BEGIN

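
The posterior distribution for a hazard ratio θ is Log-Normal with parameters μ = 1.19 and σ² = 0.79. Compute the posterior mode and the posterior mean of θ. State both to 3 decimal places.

Mode = exp(μ − σ²) = exp(0.40) = 1.492.
Mean = exp(μ + σ²/2) = exp(1.585) = 4.879.
Mean > mode: the posterior has a right tail.

MAP = 1.492; posterior mean = 4.879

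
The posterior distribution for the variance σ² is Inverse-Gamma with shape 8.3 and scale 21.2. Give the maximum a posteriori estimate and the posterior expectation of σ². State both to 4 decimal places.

σ²_MAP = 2.2796, E[σ²|data] = 2.9041

Mode = β/(α+1) = 21.2/9.3 = 2.2796.
Mean = β/(α−1) = 21.2/7.3 = 2.9041.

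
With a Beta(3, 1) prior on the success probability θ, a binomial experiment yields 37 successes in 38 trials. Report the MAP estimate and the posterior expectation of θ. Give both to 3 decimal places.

MAP: 0.975. Posterior mean: 0.952.

Posterior: Beta(3+37, 1+1) = Beta(40, 2).
Mode = (40−1)/(40+2−2) = 39/40 = 0.975.
Mean = 40/(40+2) = 40/42 = 0.952.
Mode > mean: the posterior has a left tail.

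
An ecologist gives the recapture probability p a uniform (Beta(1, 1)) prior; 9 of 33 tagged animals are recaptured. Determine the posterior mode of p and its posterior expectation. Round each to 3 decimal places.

posterior mode = 0.273, posterior expectation = 0.286

Posterior: Beta(1+9, 1+24) = Beta(10, 25).
Mode = (10−1)/(10+25−2) = 9/33 = 0.273.
With a flat prior the MAP equals the MLE, 9/33.
Mean = 10/(10+25) = 10/35 = 0.286.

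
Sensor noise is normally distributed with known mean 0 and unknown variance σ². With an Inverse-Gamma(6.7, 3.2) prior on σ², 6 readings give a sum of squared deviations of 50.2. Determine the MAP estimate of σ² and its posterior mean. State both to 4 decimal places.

σ²_MAP = 2.6449, E[σ²|data] = 3.2529

Posterior: Inverse-Gamma(shape = 6.7+6/2 = 9.7, scale = 3.2+50.2/2 = 28.3).
Mode = β/(α+1) = 28.3/10.7 = 2.6449.
Mean = β/(α−1) = 28.3/8.7 = 3.2529.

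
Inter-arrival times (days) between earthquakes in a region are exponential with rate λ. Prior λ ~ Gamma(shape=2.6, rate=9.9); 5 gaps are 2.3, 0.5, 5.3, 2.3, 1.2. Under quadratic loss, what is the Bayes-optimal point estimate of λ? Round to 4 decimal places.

0.3535

Σ times = 11.6. Posterior: Gamma(shape = 2.6+5 = 7.6, rate = 9.9+11.6 = 21.5).
Mode = (α−1)/β = 6.6/21.5 = 0.3070.
Mean = α/β = 7.6/21.5 = 0.3535.
Quadratic loss ⇒ the optimal estimator is the posterior mean.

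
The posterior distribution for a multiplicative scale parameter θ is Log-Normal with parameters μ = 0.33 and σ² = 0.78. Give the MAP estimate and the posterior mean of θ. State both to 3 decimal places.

Mode = exp(μ − σ²) = exp(-0.45) = 0.638.
Mean = exp(μ + σ²/2) = exp(0.720) = 2.054.
The posterior is right-skewed, so the mean exceeds the mode.

θ_MAP = 0.638, E[θ|data] = 2.054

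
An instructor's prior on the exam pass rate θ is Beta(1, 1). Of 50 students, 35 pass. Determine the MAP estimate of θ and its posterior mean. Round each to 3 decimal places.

MAP estimate = 0.700, posterior mean = 0.692

Posterior: Beta(1+35, 1+15) = Beta(36, 16).
Mode = (36−1)/(36+16−2) = 35/50 = 0.700.
With a flat prior the MAP equals the MLE, 35/50.
Mean = 36/(36+16) = 36/52 = 0.692.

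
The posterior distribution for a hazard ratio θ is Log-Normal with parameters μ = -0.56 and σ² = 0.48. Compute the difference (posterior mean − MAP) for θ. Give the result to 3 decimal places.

Mode = exp(μ − σ²) = exp(-1.04) = 0.353.
Mean = exp(μ + σ²/2) = exp(-0.320) = 0.726.
Difference = 0.726 − 0.353 = 0.373.
Mean > mode: the posterior has a right tail.

0.373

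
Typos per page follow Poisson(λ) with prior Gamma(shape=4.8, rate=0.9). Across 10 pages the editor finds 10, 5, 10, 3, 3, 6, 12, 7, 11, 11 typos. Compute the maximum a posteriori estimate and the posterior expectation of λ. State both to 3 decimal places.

Σ counts = 78. Posterior: Gamma(shape = 4.8+78 = 82.8, rate = 0.9+10 = 10.9).
Mode = (α−1)/β = 81.8/10.9 = 7.505.
Mean = α/β = 82.8/10.9 = 7.596.
Right-skewed posterior ⇒ mode < mean.

λ_MAP = 7.505, E[λ|data] = 7.596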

END

> [PROBLEM DESCRIPTION]: Transcribe the data in full, keeping every detail.

> [COMPLETED EXERCISE]:
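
The posterior distribution for a hazard ratio θ is Log-Normal with parameters μ = 1.19 and σ² = 0.79. Compute the posterior mode and the posterior mean of θ. State both to 3 decimal places.

Mode = exp(μ − σ²) = exp(0.40) = 1.492.
Mean = exp(μ + σ²/2) = exp(1.585) = 4.879.
Mean > mode: the posterior has a right tail.

MAP = 1.492; posterior mean = 4.879

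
The posterior distribution for the variance σ² is Inverse-Gamma with shape 8.3 and scale 21.2. Give the maximum a posteriori estimate and the posterior expectation of σ². State both to 4 decimal places.

σ²_MAP = 2.2796, E[σ²|data] = 2.9041

Mode = β/(α+1) = 21.2/9.3 = 2.2796.
Mean = β/(α−1) = 21.2/7.3 = 2.9041.

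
With a Beta(3, 1) prior on the success probability θ, a binomial experiment yields 37 successes in 38 trials. Report the MAP estimate and the posterior expectation of θ. Give both to 3 decimal places.

MAP: 0.975. Posterior mean: 0.952.

Posterior: Beta(3+37, 1+1) = Beta(40, 2).
Mode = (40−1)/(40+2−2) = 39/40 = 0.975.
Mean = 40/(40+2) = 40/42 = 0.952.
Mode > mean: the posterior has a left tail.

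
An ecologist gives the recapture probability p a uniform (Beta(1, 1)) prior; 9 of 33 tagged animals are recaptured. Determine the posterior mode of p and its posterior expectation. Round each to 3 decimal places.

posterior mode = 0.273, posterior expectation = 0.286

Posterior: Beta(1+9, 1+24) = Beta(10, 25).
Mode = (10−1)/(10+25−2) = 9/33 = 0.273.
With a flat prior the MAP equals the MLE, 9/33.
Mean = 10/(10+25) = 10/35 = 0.286.

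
Sensor noise is normally distributed with known mean 0 and unknown variance σ². With an Inverse-Gamma(6.7, 3.2) prior on σ², 6 readings give a sum of squared deviations of 50.2. Determine the MAP estimate of σ² and its posterior mean. State both to 4 decimal places.

σ²_MAP = 2.6449, E[σ²|data] = 3.2529

Posterior: Inverse-Gamma(shape = 6.7+6/2 = 9.7, scale = 3.2+50.2/2 = 28.3).
Mode = β/(α+1) = 28.3/10.7 = 2.6449.
Mean = β/(α−1) = 28.3/8.7 = 3.2529.

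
Inter-arrival times (days) between earthquakes in a region are exponential with rate λ. Prior λ ~ Gamma(shape=2.6, rate=9.9); 5 gaps are 2.3, 0.5, 5.3, 2.3, 1.2. Under quadratic loss, what is the Bayes-optimal point estimate of λ? Round to 4 decimal places.

0.3535

Σ times = 11.6. Posterior: Gamma(shape = 2.6+5 = 7.6, rate = 9.9+11.6 = 21.5).
Mode = (α−1)/β = 6.6/21.5 = 0.3070.
Mean = α/β = 7.6/21.5 = 0.3535.
Quadratic loss ⇒ the optimal estimator is the posterior mean.

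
The posterior distribution for a multiplicative scale parameter θ is Log-Normal with parameters μ = 0.33 and σ² = 0.78. Give the MAP estimate and the posterior mean of θ. State both to 3 decimal places.

Mode = exp(μ − σ²) = exp(-0.45) = 0.638.
Mean = exp(μ + σ²/2) = exp(0.720) = 2.054.
The posterior is right-skewed, so the mean exceeds the mode.

θ_MAP = 0.638, E[θ|data] = 2.054

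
An instructor's prior on the exam pass rate θ is Beta(1, 1). Of 50 students, 35 pass. Determine the MAP estimate of θ and its posterior mean. Round each to 3 decimal places.

MAP estimate = 0.700, posterior mean = 0.692

Posterior: Beta(1+35, 1+15) = Beta(36, 16).
Mode = (36−1)/(36+16−2) = 35/50 = 0.700.
With a flat prior the MAP equals the MLE, 35/50.
Mean = 36/(36+16) = 36/52 = 0.692.

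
The posterior distribution for a hazard ratio θ is Log-Normal with parameters μ = -0.56 and σ² = 0.48. Compute the difference (posterior mean − MAP) for θ. Give the result to 3 decimal places.

Mode = exp(μ − σ²) = exp(-1.04) = 0.353.
Mean = exp(μ + σ²/2) = exp(-0.320) = 0.726.
Difference = 0.726 − 0.353 = 0.373.
Mean > mode: the posterior has a right tail.

0.373

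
Typos per page follow Poisson(λ) with prior Gamma(shape=4.8, rate=0.9). Across 10 pages the editor finds 10, 5, 10, 3, 3, 6, 12, 7, 11, 11 typos. Compute the maximum a posteriori estimate and the posterior expectation of λ. State both to 3 decimal places.

Σ counts = 78. Posterior: Gamma(shape = 4.8+78 = 82.8, rate = 0.9+10 = 10.9).
Mode = (α−1)/β = 81.8/10.9 = 7.505.
Mean = α/β = 82.8/10.9 = 7.596.
Right-skewed posterior ⇒ mode < mean.

λ_MAP = 7.505, E[λ|data] = 7.596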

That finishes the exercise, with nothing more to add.